┌──

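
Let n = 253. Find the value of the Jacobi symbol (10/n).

Pull out 2: since 253 ≡ 5 (mod 8), (2/253) = -1.
Reciprocity: 5 ≡ 1 and 253 ≡ 1 (mod 4), so (5/253) = +(253/5).
Reduce top mod 5: now compute (3/5).
Reciprocity: 3 ≡ 3 and 5 ≡ 1 (mod 4), so (3/5) = +(5/3).
Reduce top mod 3: now compute (2/3).
Pull out 2: since 3 ≡ 3 (mod 8), (2/3) = -1.
Reached (1/3) = 1. Collecting the sign flips along the way, the symbol is +1.

1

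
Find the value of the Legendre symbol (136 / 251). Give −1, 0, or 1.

Pull out 2^3: since 251 ≡ 3 (mod 8), (2/251) = -1, so (2/251)^3 = -1.
Reciprocity: 17 ≡ 1 and 251 ≡ 3 (mod 4), so (17/251) = +(251/17).
Reduce top mod 17: now compute (13/17).
Reciprocity: 13 ≡ 1 and 17 ≡ 1 (mod 4), so (13/17) = +(17/13).
Reduce top mod 13: now compute (4/13).
Pull out 2^2: since 13 ≡ 5 (mod 8), (2/13) = -1, so (2/13)^2 = +1.
Reached (1/13) = 1. Collecting the sign flips along the way, the symbol is -1.

-1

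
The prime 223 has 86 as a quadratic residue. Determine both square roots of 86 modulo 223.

Since 223 ≡ 3 (mod 4), a square root of 86 is 86^((223+1)/4) = 86^56 mod 223.
Repeated squaring: 86^2≡37, 86^4≡31, 86^8≡69, 86^16≡78, 86^32≡63 (mod 223).
86^56 = 86^(32+16+8) ≡ 106 (mod 223).
Check: 106² = 11236 ≡ 86 (mod 223). The two roots are 106 and 117.

106, 117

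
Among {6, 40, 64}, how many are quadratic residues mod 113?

(6/113) = -1 → non-residue.
(40/113) = -1 → non-residue.
(64/113) = +1 → QR.
Total quadratic residues among the 3: 1.

1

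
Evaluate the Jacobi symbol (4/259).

Pull out 2^2: since 259 ≡ 3 (mod 8), (2/259) = -1, so (2/259)^2 = +1.
Reached (1/259) = 1. Collecting the sign flips along the way, the symbol is +1.

1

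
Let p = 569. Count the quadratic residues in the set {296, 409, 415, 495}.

1

(296/569) = -1 → non-residue.
(409/569) = +1 → QR.
(415/569) = -1 → non-residue.
(495/569) = -1 → non-residue.
Total quadratic residues among the 4: 1.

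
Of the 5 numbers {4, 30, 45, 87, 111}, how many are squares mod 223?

(4/223) = +1 → QR.
(30/223) = +1 → QR.
(45/223) = -1 → non-residue.
(87/223) = -1 → non-residue.
(111/223) = -1 → non-residue.
Total quadratic residues among the 5: 2.

2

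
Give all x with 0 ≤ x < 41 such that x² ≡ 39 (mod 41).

41 ≡ 1 (mod 4), so we find a root by search.
Trying successive values, 11² = 121 ≡ 39 (mod 41). The other root is 41 − 11 = 30.

11, 30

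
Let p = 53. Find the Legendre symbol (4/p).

Pull out 2^2: since 53 ≡ 5 (mod 8), (2/53) = -1, so (2/53)^2 = +1.
Reached (1/53) = 1. Collecting the sign flips along the way, the symbol is +1.

1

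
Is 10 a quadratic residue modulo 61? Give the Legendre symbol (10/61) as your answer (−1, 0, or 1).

-1

Pull out 2: since 61 ≡ 5 (mod 8), (2/61) = -1.
Reciprocity: 5 ≡ 1 and 61 ≡ 1 (mod 4), so (5/61) = +(61/5).
Reduce top mod 5: now compute (1/5).
Reached (1/5) = 1. Collecting the sign flips along the way, the symbol is -1.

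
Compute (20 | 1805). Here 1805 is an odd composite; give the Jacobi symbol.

0

Pull out 2^2: since 1805 ≡ 5 (mod 8), (2/1805) = -1, so (2/1805)^2 = +1.
Reciprocity: 5 ≡ 1 and 1805 ≡ 1 (mod 4), so (5/1805) = +(1805/5).
Reduce top mod 5: now compute (0/5).
Top reduces to 0: gcd > 1, so the symbol is 0.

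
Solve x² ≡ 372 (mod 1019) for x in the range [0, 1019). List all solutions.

Since 1019 ≡ 3 (mod 4), a square root of 372 is 372^((1019+1)/4) = 372^255 mod 1019.
Repeated squaring: 372^2≡819, 372^4≡259, 372^8≡846, 372^16≡378, 372^32≡224, 372^64≡245, 372^128≡923 (mod 1019).
372^255 = 372^(128+64+32+16+8+4+2+1) ≡ 222 (mod 1019).
Check: 222² = 49284 ≡ 372 (mod 1019). The two roots are 222 and 797.

222, 797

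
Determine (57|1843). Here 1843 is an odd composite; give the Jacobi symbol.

Reciprocity: 57 ≡ 1 and 1843 ≡ 3 (mod 4), so (57/1843) = +(1843/57).
Reduce top mod 57: now compute (19/57).
Reciprocity: 19 ≡ 3 and 57 ≡ 1 (mod 4), so (19/57) = +(57/19).
Reduce top mod 19: now compute (0/19).
Top reduces to 0: gcd > 1, so the symbol is 0.

0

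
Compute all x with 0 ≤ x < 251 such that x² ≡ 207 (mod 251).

Since 251 ≡ 3 (mod 4), a square root of 207 is 207^((251+1)/4) = 207^63 mod 251.
Repeated squaring: 207^2≡179, 207^4≡164, 207^8≡39, 207^16≡15, 207^32≡225 (mod 251).
207^63 = 207^(32+16+8+4+2+1) ≡ 190 (mod 251).
Check: 190² = 36100 ≡ 207 (mod 251). The two roots are 61 and 190.

61, 190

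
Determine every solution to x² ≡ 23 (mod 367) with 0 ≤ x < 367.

Since 367 ≡ 3 (mod 4), a square root of 23 is 23^((367+1)/4) = 23^92 mod 367.
Repeated squaring: 23^2≡162, 23^4≡187, 23^8≡104, 23^16≡173, 23^32≡202, 23^64≡67 (mod 367).
23^92 = 23^(64+16+8+4) ≡ 92 (mod 367).
Check: 92² = 8464 ≡ 23 (mod 367). The two roots are 92 and 275.

92, 275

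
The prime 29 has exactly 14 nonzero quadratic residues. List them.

1, 4, 5, 6, 7, 9, 13, 16, 20, 22, 23, 24, 25, 28

Square k = 1,…,14 (k and 29−k give the same square):
1²=1, 2²=4, 3²=9, 4²=16, 5²=25, 6²≡7, 7²≡20, 8²≡6, 9²≡23, 10²≡13, 11²≡5, 12²≡28, 13²≡24, 14²≡22 (mod 29).
So the quadratic residues mod 29 are {1, 4, 5, 6, 7, 9, 13, 16, 20, 22, 23, 24, 25, 28}.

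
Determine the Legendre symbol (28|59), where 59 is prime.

Pull out 2^2: since 59 ≡ 3 (mod 8), (2/59) = -1, so (2/59)^2 = +1.
Reciprocity: 7 ≡ 3 and 59 ≡ 3 (mod 4), so (7/59) = −(59/7).
Reduce top mod 7: now compute (3/7).
Reciprocity: 3 ≡ 3 and 7 ≡ 3 (mod 4), so (3/7) = −(7/3).
Reduce top mod 3: now compute (1/3).
Reached (1/3) = 1. Collecting the sign flips along the way, the symbol is +1.

1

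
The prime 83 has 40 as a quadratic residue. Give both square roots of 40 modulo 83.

17, 66

Since 83 ≡ 3 (mod 4), a square root of 40 is 40^((83+1)/4) = 40^21 mod 83.
Repeated squaring: 40^2≡23, 40^4≡31, 40^8≡48, 40^16≡63 (mod 83).
40^21 = 40^(16+4+1) ≡ 17 (mod 83).
Check: 17² = 289 ≡ 40 (mod 83). The two roots are 17 and 66.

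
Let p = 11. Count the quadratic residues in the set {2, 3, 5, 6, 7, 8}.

2

(2/11) = -1 → non-residue.
(3/11) = +1 → QR.
(5/11) = +1 → QR.
(6/11) = -1 → non-residue.
(7/11) = -1 → non-residue.
(8/11) = -1 → non-residue.
Total quadratic residues among the 6: 2.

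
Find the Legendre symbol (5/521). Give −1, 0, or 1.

1

Reciprocity: 5 ≡ 1 and 521 ≡ 1 (mod 4), so (5/521) = +(521/5).
Reduce top mod 5: now compute (1/5).
Reached (1/5) = 1. Collecting the sign flips along the way, the symbol is +1.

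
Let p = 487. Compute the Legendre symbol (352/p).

-1

Pull out 2^5: since 487 ≡ 7 (mod 8), (2/487) = +1, so (2/487)^5 = +1.
Reciprocity: 11 ≡ 3 and 487 ≡ 3 (mod 4), so (11/487) = −(487/11).
Reduce top mod 11: now compute (3/11).
Reciprocity: 3 ≡ 3 and 11 ≡ 3 (mod 4), so (3/11) = −(11/3).
Reduce top mod 3: now compute (2/3).
Pull out 2: since 3 ≡ 3 (mod 8), (2/3) = -1.
Reached (1/3) = 1. Collecting the sign flips along the way, the symbol is -1.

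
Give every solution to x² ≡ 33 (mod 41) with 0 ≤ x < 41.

41 ≡ 1 (mod 4), so we find a root by search.
Trying successive values, 19² = 361 ≡ 33 (mod 41). The other root is 41 − 19 = 22.

19, 22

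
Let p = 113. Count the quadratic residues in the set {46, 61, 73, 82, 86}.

(46/113) = -1 → non-residue.
(61/113) = +1 → QR.
(73/113) = -1 → non-residue.
(82/113) = +1 → QR.
(86/113) = -1 → non-residue.
Total quadratic residues among the 5: 2.

2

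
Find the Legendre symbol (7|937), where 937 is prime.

Euler's criterion: (7/937) ≡ 7^468 (mod 937).
7^2 ≡ 49 (mod 937)
7^4 ≡ 527 (mod 937)
7^8 ≡ 377 (mod 937)
7^16 ≡ 642 (mod 937)
7^32 ≡ 821 (mod 937)
7^64 ≡ 338 (mod 937)
7^128 ≡ 867 (mod 937)
7^256 ≡ 215 (mod 937)
7^468 = 7^(256+128+64+16+4) ≡ 936 (mod 937).
Result is 936 ≡ −1, so (7/937) = −1.

-1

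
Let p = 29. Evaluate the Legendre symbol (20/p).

1

Pull out 2^2: since 29 ≡ 5 (mod 8), (2/29) = -1, so (2/29)^2 = +1.
Reciprocity: 5 ≡ 1 and 29 ≡ 1 (mod 4), so (5/29) = +(29/5).
Reduce top mod 5: now compute (4/5).
Pull out 2^2: since 5 ≡ 5 (mod 8), (2/5) = -1, so (2/5)^2 = +1.
Reached (1/5) = 1. Collecting the sign flips along the way, the symbol is +1.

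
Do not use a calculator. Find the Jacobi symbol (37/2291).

Reciprocity: 37 ≡ 1 and 2291 ≡ 3 (mod 4), so (37/2291) = +(2291/37).
Reduce top mod 37: now compute (34/37).
Pull out 2: since 37 ≡ 5 (mod 8), (2/37) = -1.
Reciprocity: 17 ≡ 1 and 37 ≡ 1 (mod 4), so (17/37) = +(37/17).
Reduce top mod 17: now compute (3/17).
Reciprocity: 3 ≡ 3 and 17 ≡ 1 (mod 4), so (3/17) = +(17/3).
Reduce top mod 3: now compute (2/3).
Pull out 2: since 3 ≡ 3 (mod 8), (2/3) = -1.
Reached (1/3) = 1. Collecting the sign flips along the way, the symbol is +1.

1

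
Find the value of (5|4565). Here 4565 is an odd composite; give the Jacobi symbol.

0

Reciprocity: 5 ≡ 1 and 4565 ≡ 1 (mod 4), so (5/4565) = +(4565/5).
Reduce top mod 5: now compute (0/5).
Top reduces to 0: gcd > 1, so the symbol is 0.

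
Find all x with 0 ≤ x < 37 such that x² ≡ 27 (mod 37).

37 ≡ 1 (mod 4), so we find a root by search.
Trying successive values, 8² = 64 ≡ 27 (mod 37). The other root is 37 − 8 = 29.

8, 29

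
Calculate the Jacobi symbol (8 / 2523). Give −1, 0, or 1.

-1

Pull out 2^3: since 2523 ≡ 3 (mod 8), (2/2523) = -1, so (2/2523)^3 = -1.
Reached (1/2523) = 1. Collecting the sign flips along the way, the symbol is -1.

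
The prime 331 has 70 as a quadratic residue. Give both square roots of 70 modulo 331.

100, 231

Since 331 ≡ 3 (mod 4), a square root of 70 is 70^((331+1)/4) = 70^83 mod 331.
Repeated squaring: 70^2≡266, 70^4≡253, 70^8≡126, 70^16≡319, 70^32≡144, 70^64≡214 (mod 331).
70^83 = 70^(64+16+2+1) ≡ 100 (mod 331).
Check: 100² = 10000 ≡ 70 (mod 331). The two roots are 100 and 231.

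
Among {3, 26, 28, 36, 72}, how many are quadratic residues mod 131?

3

(3/131) = +1 → QR.
(26/131) = -1 → non-residue.
(28/131) = +1 → QR.
(36/131) = +1 → QR.
(72/131) = -1 → non-residue.
Total quadratic residues among the 5: 3.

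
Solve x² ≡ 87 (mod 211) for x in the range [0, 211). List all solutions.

Since 211 ≡ 3 (mod 4), a square root of 87 is 87^((211+1)/4) = 87^53 mod 211.
Repeated squaring: 87^2≡184, 87^4≡96, 87^8≡143, 87^16≡193, 87^32≡113 (mod 211).
87^53 = 87^(32+16+4+1) ≡ 64 (mod 211).
Check: 64² = 4096 ≡ 87 (mod 211). The two roots are 64 and 147.

64, 147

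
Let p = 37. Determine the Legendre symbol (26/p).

Euler's criterion: (26/37) ≡ 26^18 (mod 37).
26^2 ≡ 10 (mod 37)
26^4 ≡ 26 (mod 37)
26^8 ≡ 10 (mod 37)
26^16 ≡ 26 (mod 37)
26^18 = 26^(16+2) ≡ 1 (mod 37).
Result is 1, so (26/37) = 1.

1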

└──

> **TASK REQUIREMENTS**: Restate, without alteration, the lines of the material above that begin at the one containing "The prime 331" and run through its last line.

> **RESPONSE BELOW**:
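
The prime 331 has 70 as a quadratic residue. Give both square roots of 70 modulo 331.

100, 231

Since 331 ≡ 3 (mod 4), a square root of 70 is 70^((331+1)/4) = 70^83 mod 331.
Repeated squaring: 70^2≡266, 70^4≡253, 70^8≡126, 70^16≡319, 70^32≡144, 70^64≡214 (mod 331).
70^83 = 70^(64+16+2+1) ≡ 100 (mod 331).
Check: 100² = 10000 ≡ 70 (mod 331). The two roots are 100 and 231.

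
Among {3, 26, 28, 36, 72}, how many are quadratic residues mod 131?

3

(3/131) = +1 → QR.
(26/131) = -1 → non-residue.
(28/131) = +1 → QR.
(36/131) = +1 → QR.
(72/131) = -1 → non-residue.
Total quadratic residues among the 5: 3.

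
Solve x² ≡ 87 (mod 211) for x in the range [0, 211). List all solutions.

Since 211 ≡ 3 (mod 4), a square root of 87 is 87^((211+1)/4) = 87^53 mod 211.
Repeated squaring: 87^2≡184, 87^4≡96, 87^8≡143, 87^16≡193, 87^32≡113 (mod 211).
87^53 = 87^(32+16+4+1) ≡ 64 (mod 211).
Check: 64² = 4096 ≡ 87 (mod 211). The two roots are 64 and 147.

64, 147

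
Let p = 37. Determine the Legendre symbol (26/p).

Euler's criterion: (26/37) ≡ 26^18 (mod 37).
26^2 ≡ 10 (mod 37)
26^4 ≡ 26 (mod 37)
26^8 ≡ 10 (mod 37)
26^16 ≡ 26 (mod 37)
26^18 = 26^(16+2) ≡ 1 (mod 37).
Result is 1, so (26/37) = 1.

1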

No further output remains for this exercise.